#### RECORDS FOR THIS TASK

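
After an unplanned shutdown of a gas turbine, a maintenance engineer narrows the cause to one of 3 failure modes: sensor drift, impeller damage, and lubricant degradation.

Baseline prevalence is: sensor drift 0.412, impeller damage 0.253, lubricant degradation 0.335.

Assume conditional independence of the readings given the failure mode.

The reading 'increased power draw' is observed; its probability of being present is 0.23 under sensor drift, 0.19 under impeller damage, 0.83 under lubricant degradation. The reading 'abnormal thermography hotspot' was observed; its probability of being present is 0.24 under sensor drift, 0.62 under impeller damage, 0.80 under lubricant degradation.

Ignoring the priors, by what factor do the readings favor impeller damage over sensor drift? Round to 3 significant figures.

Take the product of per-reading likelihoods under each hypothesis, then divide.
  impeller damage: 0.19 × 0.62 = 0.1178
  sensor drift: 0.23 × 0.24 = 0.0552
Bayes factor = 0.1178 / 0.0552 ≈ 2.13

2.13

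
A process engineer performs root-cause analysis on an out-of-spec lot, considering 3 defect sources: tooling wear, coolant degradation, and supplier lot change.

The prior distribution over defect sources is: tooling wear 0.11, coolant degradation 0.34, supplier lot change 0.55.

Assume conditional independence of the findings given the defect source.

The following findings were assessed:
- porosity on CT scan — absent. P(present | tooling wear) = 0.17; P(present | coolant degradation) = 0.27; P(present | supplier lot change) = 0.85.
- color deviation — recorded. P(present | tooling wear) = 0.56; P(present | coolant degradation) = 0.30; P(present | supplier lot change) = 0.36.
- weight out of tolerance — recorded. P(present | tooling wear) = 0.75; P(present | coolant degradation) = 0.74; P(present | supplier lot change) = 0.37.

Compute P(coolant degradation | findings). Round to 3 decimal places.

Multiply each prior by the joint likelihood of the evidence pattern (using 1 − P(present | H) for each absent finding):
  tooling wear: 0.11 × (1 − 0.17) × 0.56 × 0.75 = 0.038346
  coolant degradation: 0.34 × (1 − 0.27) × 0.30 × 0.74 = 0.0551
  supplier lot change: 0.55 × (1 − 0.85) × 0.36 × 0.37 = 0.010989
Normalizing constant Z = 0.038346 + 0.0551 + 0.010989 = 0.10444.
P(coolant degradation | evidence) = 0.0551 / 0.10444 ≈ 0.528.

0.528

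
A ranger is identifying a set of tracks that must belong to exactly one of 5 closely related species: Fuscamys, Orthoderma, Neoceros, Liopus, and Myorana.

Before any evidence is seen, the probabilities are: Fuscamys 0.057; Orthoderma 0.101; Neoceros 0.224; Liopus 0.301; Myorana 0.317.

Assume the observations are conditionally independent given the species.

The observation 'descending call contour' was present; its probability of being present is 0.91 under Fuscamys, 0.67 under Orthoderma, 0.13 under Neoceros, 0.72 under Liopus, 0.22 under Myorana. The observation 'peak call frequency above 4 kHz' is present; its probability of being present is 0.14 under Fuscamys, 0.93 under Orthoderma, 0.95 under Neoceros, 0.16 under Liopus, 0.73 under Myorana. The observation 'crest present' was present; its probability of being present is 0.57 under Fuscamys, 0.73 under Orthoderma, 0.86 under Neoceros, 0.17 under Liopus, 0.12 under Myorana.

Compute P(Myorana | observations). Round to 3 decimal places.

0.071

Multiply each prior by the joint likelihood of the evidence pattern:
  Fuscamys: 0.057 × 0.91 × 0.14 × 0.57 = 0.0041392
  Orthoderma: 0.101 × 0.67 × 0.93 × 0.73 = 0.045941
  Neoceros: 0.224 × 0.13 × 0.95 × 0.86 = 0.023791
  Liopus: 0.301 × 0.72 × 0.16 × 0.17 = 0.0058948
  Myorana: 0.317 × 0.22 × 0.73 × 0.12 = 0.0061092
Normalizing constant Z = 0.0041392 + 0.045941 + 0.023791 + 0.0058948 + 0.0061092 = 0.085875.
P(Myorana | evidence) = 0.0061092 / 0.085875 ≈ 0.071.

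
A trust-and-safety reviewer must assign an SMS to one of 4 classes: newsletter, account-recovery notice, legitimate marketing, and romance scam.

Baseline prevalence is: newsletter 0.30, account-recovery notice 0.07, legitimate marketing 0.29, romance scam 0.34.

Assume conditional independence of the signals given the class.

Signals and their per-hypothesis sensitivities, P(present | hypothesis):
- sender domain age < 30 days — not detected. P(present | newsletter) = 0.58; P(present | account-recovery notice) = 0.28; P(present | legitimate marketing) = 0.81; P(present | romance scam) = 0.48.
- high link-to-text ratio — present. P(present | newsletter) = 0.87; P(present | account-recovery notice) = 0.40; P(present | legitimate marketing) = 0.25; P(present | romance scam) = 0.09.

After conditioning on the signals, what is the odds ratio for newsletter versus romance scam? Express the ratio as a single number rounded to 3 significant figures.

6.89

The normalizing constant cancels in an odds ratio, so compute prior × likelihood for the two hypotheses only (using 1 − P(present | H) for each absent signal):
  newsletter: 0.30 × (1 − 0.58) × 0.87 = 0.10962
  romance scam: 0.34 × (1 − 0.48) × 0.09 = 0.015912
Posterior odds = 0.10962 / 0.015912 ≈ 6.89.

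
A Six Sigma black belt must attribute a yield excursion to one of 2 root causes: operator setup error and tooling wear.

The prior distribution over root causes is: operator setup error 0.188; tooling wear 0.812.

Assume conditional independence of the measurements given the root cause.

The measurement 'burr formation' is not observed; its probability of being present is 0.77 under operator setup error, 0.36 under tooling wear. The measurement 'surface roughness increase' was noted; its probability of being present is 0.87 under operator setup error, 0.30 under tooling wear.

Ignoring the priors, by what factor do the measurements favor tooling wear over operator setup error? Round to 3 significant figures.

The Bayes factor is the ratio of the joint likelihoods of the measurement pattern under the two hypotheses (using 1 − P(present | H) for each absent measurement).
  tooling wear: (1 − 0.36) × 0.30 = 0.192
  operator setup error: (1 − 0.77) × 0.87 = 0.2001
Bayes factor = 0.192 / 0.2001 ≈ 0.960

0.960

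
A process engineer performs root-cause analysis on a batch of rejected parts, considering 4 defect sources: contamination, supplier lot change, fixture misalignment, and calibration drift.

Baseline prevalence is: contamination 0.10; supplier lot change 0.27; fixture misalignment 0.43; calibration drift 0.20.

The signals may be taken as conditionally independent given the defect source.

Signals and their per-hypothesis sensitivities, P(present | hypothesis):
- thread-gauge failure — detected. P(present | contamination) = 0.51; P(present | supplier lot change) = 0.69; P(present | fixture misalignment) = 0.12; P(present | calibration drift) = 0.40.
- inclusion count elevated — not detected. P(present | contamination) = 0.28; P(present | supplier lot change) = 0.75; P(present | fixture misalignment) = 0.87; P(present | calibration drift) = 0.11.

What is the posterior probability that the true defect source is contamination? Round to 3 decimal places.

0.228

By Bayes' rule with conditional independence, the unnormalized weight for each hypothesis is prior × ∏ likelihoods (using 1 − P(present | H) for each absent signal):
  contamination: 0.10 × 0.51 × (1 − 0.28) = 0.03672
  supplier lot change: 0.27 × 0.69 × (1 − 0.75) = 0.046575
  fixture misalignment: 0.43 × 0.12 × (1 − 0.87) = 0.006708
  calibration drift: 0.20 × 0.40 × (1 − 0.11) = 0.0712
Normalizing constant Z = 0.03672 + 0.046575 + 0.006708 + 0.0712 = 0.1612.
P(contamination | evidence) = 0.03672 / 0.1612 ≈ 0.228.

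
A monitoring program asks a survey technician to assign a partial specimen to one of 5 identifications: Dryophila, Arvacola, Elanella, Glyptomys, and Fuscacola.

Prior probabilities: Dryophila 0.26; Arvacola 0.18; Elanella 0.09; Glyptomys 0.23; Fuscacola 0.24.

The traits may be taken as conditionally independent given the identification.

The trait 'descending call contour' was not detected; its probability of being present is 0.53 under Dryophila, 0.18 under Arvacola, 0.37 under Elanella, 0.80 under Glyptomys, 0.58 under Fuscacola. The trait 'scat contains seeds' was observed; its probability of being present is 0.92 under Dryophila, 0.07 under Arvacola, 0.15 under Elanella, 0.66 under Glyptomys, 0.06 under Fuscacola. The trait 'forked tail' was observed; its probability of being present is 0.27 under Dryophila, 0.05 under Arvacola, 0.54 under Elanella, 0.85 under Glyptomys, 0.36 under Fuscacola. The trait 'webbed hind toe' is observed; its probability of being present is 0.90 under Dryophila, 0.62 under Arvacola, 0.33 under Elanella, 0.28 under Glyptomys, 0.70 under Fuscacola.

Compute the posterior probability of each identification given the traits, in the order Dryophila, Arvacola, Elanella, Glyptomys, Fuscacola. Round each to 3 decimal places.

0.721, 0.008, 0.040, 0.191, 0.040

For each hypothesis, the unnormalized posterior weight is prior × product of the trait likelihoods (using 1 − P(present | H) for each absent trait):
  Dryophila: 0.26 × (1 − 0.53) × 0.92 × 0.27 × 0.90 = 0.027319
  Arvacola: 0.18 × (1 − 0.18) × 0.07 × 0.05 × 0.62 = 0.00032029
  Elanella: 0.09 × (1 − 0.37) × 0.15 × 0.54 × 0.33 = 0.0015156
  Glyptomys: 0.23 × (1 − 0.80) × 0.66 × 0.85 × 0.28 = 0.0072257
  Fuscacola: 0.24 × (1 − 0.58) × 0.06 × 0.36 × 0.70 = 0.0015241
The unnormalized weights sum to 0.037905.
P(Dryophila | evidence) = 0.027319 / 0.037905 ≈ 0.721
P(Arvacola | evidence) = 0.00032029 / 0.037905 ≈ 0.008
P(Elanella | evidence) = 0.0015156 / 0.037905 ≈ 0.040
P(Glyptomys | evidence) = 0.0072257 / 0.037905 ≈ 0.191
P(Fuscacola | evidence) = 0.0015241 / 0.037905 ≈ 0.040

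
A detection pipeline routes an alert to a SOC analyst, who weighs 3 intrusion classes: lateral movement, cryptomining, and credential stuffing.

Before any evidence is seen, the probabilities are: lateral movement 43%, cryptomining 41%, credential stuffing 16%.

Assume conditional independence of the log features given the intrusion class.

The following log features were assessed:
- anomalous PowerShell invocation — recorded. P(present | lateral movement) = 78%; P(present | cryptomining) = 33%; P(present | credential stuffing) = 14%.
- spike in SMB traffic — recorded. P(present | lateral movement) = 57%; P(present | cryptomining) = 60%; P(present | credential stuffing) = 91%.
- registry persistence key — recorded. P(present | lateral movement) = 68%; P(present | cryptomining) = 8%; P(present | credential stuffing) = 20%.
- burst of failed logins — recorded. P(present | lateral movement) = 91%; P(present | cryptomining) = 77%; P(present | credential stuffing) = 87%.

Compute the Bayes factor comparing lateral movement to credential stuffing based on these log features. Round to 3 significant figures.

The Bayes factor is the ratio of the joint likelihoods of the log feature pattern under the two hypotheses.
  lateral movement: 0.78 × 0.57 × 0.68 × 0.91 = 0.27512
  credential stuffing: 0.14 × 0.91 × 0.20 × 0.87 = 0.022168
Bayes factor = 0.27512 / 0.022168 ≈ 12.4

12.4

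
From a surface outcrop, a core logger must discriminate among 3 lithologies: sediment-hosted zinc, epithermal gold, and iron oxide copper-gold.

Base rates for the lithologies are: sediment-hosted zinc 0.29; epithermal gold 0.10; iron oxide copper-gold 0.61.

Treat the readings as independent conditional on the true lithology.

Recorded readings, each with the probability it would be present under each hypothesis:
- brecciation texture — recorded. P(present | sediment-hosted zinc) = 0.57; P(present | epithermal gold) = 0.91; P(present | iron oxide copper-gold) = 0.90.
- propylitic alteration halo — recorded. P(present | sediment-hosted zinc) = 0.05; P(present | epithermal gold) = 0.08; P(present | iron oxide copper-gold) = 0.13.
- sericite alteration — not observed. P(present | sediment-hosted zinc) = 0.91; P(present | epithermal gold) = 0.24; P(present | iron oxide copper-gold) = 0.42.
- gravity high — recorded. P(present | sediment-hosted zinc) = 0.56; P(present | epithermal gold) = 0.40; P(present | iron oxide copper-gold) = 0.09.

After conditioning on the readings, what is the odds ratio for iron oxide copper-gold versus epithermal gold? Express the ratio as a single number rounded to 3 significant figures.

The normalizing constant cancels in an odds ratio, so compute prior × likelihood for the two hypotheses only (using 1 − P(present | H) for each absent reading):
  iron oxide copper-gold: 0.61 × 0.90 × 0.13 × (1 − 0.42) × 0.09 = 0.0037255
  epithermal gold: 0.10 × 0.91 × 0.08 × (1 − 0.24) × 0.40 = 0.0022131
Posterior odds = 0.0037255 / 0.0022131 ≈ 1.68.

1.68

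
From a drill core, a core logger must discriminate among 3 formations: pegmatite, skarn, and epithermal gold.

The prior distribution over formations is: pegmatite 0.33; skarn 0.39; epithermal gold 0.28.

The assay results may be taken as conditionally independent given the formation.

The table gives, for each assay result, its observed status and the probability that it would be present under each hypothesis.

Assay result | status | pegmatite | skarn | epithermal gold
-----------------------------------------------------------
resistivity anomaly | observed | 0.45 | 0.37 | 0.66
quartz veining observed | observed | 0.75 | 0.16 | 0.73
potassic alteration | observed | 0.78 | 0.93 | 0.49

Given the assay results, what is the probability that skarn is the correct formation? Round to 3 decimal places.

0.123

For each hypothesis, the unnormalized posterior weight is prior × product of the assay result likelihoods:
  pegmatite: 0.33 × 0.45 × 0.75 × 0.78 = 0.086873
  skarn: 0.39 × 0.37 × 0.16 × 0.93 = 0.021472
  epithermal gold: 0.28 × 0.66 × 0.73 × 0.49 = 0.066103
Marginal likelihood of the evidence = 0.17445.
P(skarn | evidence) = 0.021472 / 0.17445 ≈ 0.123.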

########

Give only the number of lines above that hold the string "were".

2